## TASK TO COMPLETE
Below are records to be repeated in full. Give them exactly.

[Collected data]
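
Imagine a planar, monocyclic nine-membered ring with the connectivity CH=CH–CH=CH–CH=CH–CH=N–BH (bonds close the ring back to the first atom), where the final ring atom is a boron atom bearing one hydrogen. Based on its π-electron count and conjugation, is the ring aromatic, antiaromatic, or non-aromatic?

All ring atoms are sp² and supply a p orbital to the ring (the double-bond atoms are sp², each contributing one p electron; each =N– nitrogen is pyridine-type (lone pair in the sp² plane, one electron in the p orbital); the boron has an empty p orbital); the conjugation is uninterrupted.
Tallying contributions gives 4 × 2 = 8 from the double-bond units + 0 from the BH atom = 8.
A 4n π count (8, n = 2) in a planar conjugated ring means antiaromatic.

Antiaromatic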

## FINISHED EXERCISE
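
Imagine a planar, monocyclic nine-membered ring with the connectivity CH=CH–CH=CH–CH=CH–CH=N–BH (bonds close the ring back to the first atom), where the final ring atom is a boron atom bearing one hydrogen. Based on its π-electron count and conjugation, is the ring aromatic, antiaromatic, or non-aromatic?

All ring atoms are sp² and supply a p orbital to the ring (the double-bond atoms are sp², each contributing one p electron; each =N– nitrogen is pyridine-type (lone pair in the sp² plane, one electron in the p orbital); the boron has an empty p orbital); the conjugation is uninterrupted.
Tallying contributions gives 4 × 2 = 8 from the double-bond units + 0 from the BH atom = 8.
A 4n π count (8, n = 2) in a planar conjugated ring means antiaromatic.

Antiaromatic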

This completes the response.